(Recorded data)
++++++++++
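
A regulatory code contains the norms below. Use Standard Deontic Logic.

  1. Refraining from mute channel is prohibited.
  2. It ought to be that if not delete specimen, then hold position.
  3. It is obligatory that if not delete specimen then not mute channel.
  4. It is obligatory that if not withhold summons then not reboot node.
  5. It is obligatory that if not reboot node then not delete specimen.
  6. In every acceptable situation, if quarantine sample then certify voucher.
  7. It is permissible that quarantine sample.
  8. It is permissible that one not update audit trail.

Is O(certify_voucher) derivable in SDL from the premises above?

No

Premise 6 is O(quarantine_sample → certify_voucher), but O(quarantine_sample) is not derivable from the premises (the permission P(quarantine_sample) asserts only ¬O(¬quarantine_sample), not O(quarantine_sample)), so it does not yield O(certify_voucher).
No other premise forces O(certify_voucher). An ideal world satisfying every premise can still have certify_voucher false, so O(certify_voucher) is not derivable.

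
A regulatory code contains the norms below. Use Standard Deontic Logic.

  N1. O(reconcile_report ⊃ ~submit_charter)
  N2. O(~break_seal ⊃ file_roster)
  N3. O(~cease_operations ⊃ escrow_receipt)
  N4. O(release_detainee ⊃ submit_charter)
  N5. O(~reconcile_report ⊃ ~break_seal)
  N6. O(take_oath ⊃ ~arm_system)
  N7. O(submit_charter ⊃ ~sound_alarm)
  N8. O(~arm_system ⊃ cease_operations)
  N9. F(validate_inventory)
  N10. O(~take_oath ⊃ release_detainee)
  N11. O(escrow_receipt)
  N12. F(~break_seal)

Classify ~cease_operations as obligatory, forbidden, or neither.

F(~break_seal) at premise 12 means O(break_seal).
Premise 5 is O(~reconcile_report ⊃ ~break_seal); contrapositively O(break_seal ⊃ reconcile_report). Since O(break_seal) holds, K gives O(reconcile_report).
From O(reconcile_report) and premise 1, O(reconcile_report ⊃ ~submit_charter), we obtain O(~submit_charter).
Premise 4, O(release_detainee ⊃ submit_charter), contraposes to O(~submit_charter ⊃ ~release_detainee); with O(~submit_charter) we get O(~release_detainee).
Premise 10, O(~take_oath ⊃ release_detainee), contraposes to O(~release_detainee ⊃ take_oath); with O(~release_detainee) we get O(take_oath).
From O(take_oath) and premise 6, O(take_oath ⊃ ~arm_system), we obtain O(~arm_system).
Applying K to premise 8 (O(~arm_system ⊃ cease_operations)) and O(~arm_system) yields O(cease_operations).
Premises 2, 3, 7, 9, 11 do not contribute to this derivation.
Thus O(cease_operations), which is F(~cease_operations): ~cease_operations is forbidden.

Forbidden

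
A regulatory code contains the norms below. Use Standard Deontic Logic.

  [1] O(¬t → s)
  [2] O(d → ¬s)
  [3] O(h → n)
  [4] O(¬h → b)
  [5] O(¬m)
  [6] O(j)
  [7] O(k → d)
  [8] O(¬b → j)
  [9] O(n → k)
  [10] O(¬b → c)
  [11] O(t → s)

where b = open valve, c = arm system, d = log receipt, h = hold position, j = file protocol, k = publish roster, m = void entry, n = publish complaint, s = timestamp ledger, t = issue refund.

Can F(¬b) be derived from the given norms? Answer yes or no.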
++++++++++
→ **Work order**: Your task is to restate, word for word, the line with "[10] O(¬b → c)" and all lines after it, ending with the last line of the data.

→ **Solution for this task**:
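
  [10] O(¬b → c)
  [11] O(t → s)

where b = open valve, c = arm system, d = log receipt, h = hold position, j = file protocol, k = publish roster, m = void entry, n = publish complaint, s = timestamp ledger, t = issue refund.

Can F(¬b) be derived from the given norms? Answer yes or no.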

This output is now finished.